▶ [The problem]
From the entries that follow, pick out all lines holding "regardless".

▶ [Supplied information]
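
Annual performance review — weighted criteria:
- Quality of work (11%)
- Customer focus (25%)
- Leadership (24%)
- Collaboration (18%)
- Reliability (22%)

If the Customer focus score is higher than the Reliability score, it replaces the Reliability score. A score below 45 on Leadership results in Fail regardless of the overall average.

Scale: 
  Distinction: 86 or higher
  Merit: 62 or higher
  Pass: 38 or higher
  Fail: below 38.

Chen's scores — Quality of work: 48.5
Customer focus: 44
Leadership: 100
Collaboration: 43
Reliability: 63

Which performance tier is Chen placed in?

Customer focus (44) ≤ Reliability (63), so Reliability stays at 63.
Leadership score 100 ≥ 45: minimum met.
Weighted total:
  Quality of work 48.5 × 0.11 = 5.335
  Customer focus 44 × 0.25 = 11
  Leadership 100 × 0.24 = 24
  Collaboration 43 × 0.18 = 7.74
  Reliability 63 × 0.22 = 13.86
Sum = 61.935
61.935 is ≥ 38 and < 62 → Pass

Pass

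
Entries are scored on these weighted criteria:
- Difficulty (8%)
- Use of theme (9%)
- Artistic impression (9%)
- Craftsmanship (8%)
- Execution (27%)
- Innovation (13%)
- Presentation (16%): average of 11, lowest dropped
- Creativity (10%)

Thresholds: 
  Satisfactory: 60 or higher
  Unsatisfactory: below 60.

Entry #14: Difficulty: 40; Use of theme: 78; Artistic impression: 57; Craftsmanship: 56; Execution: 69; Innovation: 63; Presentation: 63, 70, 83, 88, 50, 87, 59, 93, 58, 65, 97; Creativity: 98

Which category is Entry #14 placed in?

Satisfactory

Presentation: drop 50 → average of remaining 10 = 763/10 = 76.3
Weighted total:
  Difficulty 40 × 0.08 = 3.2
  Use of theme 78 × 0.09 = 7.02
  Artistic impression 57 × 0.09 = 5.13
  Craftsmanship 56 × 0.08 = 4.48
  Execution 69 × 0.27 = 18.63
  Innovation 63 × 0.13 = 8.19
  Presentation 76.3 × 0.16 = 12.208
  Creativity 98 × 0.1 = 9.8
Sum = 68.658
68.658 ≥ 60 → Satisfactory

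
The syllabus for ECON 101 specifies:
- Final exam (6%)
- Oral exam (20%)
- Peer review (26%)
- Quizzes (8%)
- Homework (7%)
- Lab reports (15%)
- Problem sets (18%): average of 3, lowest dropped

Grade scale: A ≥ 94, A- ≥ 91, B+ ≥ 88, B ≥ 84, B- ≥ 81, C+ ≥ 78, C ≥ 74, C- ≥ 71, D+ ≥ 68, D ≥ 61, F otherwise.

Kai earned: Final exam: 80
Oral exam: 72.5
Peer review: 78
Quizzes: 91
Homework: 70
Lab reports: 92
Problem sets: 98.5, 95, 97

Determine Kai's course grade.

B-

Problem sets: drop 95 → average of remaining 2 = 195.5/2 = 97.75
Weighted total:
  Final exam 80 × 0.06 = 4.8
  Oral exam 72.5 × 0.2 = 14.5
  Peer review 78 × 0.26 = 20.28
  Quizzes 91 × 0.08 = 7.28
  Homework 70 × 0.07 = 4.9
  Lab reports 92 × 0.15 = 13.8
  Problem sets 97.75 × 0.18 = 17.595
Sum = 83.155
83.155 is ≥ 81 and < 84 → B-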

...

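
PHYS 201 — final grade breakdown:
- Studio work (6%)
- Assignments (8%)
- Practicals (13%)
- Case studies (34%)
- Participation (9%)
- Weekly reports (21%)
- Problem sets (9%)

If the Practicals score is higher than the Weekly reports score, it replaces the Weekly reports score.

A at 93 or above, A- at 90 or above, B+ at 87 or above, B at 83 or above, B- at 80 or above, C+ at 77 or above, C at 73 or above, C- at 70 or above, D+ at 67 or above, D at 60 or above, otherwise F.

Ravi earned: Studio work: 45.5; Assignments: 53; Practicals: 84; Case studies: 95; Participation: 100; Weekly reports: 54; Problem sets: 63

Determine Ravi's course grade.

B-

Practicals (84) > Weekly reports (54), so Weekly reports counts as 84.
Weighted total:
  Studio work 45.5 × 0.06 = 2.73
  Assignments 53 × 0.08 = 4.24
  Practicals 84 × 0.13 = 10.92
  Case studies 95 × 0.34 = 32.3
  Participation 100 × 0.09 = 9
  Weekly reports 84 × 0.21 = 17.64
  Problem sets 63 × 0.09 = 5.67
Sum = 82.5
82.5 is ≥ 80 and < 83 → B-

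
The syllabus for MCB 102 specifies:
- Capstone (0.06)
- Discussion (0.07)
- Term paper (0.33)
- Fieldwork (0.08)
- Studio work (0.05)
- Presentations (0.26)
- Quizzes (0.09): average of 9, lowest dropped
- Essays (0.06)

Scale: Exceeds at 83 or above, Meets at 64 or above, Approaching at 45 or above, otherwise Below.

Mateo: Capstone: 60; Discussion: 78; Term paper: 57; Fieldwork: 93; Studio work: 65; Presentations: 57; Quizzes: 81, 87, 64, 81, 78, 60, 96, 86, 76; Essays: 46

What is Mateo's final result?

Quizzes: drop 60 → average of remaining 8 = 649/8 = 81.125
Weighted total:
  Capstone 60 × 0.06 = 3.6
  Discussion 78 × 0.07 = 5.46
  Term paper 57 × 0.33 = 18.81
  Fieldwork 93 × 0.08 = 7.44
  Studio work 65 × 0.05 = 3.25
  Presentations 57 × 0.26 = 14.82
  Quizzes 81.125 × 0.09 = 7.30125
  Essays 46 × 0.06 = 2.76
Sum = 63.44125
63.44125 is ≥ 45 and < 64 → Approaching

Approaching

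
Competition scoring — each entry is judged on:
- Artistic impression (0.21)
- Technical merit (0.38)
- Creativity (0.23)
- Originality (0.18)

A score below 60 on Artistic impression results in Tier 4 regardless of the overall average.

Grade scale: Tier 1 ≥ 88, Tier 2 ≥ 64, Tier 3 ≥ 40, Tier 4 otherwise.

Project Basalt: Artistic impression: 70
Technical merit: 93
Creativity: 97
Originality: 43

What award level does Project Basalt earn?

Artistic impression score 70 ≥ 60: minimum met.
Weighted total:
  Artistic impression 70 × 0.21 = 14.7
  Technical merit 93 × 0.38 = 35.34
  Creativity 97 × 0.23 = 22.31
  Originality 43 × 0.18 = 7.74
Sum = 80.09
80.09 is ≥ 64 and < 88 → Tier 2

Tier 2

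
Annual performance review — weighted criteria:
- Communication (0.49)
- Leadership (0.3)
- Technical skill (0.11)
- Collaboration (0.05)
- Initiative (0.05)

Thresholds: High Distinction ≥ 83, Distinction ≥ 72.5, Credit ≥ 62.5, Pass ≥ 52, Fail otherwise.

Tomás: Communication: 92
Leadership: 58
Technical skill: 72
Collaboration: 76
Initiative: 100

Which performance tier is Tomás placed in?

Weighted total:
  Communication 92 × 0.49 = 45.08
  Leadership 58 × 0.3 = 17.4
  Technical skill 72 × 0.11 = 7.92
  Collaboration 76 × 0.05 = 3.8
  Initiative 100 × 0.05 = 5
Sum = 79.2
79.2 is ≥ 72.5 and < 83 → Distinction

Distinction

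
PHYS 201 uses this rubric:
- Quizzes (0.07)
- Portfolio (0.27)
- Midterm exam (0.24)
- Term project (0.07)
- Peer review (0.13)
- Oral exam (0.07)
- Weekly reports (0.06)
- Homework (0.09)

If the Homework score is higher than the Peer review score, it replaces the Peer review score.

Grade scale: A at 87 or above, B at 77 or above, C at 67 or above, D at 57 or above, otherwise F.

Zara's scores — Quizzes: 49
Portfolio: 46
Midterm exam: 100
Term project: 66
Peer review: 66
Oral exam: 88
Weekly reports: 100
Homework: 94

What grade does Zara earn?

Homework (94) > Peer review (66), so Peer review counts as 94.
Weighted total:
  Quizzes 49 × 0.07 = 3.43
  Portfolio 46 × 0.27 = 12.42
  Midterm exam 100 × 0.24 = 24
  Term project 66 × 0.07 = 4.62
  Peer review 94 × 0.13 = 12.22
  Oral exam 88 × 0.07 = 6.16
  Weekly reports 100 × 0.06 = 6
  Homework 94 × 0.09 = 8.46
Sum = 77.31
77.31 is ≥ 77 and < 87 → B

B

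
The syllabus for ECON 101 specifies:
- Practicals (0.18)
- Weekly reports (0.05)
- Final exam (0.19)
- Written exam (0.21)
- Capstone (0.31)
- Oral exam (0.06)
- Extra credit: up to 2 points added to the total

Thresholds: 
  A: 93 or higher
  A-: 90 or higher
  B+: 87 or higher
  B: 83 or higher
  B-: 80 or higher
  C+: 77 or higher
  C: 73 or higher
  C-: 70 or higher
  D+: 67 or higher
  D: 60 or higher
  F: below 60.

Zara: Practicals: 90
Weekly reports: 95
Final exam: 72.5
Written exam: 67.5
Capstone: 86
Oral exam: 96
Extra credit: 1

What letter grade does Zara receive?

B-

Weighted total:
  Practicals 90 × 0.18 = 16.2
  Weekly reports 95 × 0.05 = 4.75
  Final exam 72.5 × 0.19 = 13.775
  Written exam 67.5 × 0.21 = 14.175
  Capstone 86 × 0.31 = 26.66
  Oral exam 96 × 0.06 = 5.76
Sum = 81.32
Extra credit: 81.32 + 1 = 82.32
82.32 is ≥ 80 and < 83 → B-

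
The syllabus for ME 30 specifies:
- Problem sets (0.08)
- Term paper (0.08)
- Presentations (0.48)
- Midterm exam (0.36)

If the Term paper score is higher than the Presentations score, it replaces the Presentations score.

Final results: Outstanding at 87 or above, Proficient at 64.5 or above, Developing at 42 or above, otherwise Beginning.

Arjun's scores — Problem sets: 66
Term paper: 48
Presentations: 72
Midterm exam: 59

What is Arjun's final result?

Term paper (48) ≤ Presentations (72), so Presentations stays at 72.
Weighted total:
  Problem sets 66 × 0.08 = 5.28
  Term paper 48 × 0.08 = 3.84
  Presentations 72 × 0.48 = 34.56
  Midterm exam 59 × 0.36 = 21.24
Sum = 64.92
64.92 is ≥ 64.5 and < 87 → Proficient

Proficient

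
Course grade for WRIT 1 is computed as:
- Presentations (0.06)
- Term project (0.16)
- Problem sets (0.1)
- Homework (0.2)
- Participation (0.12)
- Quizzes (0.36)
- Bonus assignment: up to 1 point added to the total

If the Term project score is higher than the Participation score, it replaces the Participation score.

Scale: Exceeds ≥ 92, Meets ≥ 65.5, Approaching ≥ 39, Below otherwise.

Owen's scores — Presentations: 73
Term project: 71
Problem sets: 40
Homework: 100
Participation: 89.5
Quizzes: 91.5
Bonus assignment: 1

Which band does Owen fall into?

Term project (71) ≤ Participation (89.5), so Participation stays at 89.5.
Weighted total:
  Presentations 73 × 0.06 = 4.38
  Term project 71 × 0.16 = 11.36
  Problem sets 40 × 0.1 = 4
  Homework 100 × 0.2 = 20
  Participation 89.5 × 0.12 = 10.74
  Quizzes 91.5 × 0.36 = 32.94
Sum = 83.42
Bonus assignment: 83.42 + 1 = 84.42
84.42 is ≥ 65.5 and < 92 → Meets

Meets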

▶ [Answer section]
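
If the Customer focus score is higher than the Reliability score, it replaces the Reliability score. A score below 45 on Leadership results in Fail regardless of the overall average.
A score below 60 on Artistic impression results in Tier 4 regardless of the overall average.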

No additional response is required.